(DATA FOR THIS TASK begins)

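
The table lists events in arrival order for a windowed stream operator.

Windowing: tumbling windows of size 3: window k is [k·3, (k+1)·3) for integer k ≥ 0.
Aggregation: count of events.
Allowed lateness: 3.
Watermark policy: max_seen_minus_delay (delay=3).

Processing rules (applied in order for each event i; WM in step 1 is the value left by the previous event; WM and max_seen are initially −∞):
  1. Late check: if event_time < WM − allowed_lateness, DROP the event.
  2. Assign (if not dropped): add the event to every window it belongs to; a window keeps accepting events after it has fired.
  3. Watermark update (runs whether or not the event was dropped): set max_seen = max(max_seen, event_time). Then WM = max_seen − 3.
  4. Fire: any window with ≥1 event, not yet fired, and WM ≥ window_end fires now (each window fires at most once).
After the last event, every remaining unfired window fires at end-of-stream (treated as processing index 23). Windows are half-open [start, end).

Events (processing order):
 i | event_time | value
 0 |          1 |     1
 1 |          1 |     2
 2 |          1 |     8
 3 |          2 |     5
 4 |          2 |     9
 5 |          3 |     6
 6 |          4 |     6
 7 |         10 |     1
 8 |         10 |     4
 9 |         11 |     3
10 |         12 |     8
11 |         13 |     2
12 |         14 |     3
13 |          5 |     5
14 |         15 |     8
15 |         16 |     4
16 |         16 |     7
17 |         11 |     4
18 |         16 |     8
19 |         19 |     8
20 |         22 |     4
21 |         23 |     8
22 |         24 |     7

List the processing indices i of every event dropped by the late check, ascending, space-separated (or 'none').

13

i=0 t=1 v=1: → [0,3); WM=-2
i=1 t=1 v=2: → [0,3); WM=-2
i=2 t=1 v=8: → [0,3); WM=-2
i=3 t=2 v=5: → [0,3); WM=-1
i=4 t=2 v=9: → [0,3); WM=-1
i=5 t=3 v=6: → [3,6); WM=0
i=6 t=4 v=6: → [3,6); WM=1
i=7 t=10 v=1: → [9,12); WM=7; [0,3) fires=5 [3,6) fires=2
i=8 t=10 v=4: → [9,12); WM=7
i=9 t=11 v=3: → [9,12); WM=8
i=10 t=12 v=8: → [12,15); WM=9
i=11 t=13 v=2: → [12,15); WM=10
i=12 t=14 v=3: → [12,15); WM=11
i=13 t=5 v=5: DROP (t<11-3); WM=11
i=14 t=15 v=8: → [15,18); WM=12; [9,12) fires=3
i=15 t=16 v=4: → [15,18); WM=13
i=16 t=16 v=7: → [15,18); WM=13
i=17 t=11 v=4: → [9,12); WM=13
i=18 t=16 v=8: → [15,18); WM=13
i=19 t=19 v=8: → [18,21); WM=16; [12,15) fires=3
i=20 t=22 v=4: → [21,24); WM=19; [15,18) fires=4
i=21 t=23 v=8: → [21,24); WM=20
i=22 t=24 v=7: → [24,27); WM=21; [18,21) fires=1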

(DATA FOR THIS TASK ends)

• [REQUIRED ACTION] Each record must appear again, word for word.

• [TASK RESPONSE]
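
The table lists events in arrival order for a windowed stream operator.

Windowing: tumbling windows of size 3: window k is [k·3, (k+1)·3) for integer k ≥ 0.
Aggregation: count of events.
Allowed lateness: 3.
Watermark policy: max_seen_minus_delay (delay=3).

Processing rules (applied in order for each event i; WM in step 1 is the value left by the previous event; WM and max_seen are initially −∞):
  1. Late check: if event_time < WM − allowed_lateness, DROP the event.
  2. Assign (if not dropped): add the event to every window it belongs to; a window keeps accepting events after it has fired.
  3. Watermark update (runs whether or not the event was dropped): set max_seen = max(max_seen, event_time). Then WM = max_seen − 3.
  4. Fire: any window with ≥1 event, not yet fired, and WM ≥ window_end fires now (each window fires at most once).
After the last event, every remaining unfired window fires at end-of-stream (treated as processing index 23). Windows are half-open [start, end).

Events (processing order):
 i | event_time | value
 0 |          1 |     1
 1 |          1 |     2
 2 |          1 |     8
 3 |          2 |     5
 4 |          2 |     9
 5 |          3 |     6
 6 |          4 |     6
 7 |         10 |     1
 8 |         10 |     4
 9 |         11 |     3
10 |         12 |     8
11 |         13 |     2
12 |         14 |     3
13 |          5 |     5
14 |         15 |     8
15 |         16 |     4
16 |         16 |     7
17 |         11 |     4
18 |         16 |     8
19 |         19 |     8
20 |         22 |     4
21 |         23 |     8
22 |         24 |     7

List the processing indices i of every event dropped by the late check, ascending, space-separated (or 'none').

13

i=0 t=1 v=1: → [0,3); WM=-2
i=1 t=1 v=2: → [0,3); WM=-2
i=2 t=1 v=8: → [0,3); WM=-2
i=3 t=2 v=5: → [0,3); WM=-1
i=4 t=2 v=9: → [0,3); WM=-1
i=5 t=3 v=6: → [3,6); WM=0
i=6 t=4 v=6: → [3,6); WM=1
i=7 t=10 v=1: → [9,12); WM=7; [0,3) fires=5 [3,6) fires=2
i=8 t=10 v=4: → [9,12); WM=7
i=9 t=11 v=3: → [9,12); WM=8
i=10 t=12 v=8: → [12,15); WM=9
i=11 t=13 v=2: → [12,15); WM=10
i=12 t=14 v=3: → [12,15); WM=11
i=13 t=5 v=5: DROP (t<11-3); WM=11
i=14 t=15 v=8: → [15,18); WM=12; [9,12) fires=3
i=15 t=16 v=4: → [15,18); WM=13
i=16 t=16 v=7: → [15,18); WM=13
i=17 t=11 v=4: → [9,12); WM=13
i=18 t=16 v=8: → [15,18); WM=13
i=19 t=19 v=8: → [18,21); WM=16; [12,15) fires=3
i=20 t=22 v=4: → [21,24); WM=19; [15,18) fires=4
i=21 t=23 v=8: → [21,24); WM=20
i=22 t=24 v=7: → [24,27); WM=21; [18,21) fires=1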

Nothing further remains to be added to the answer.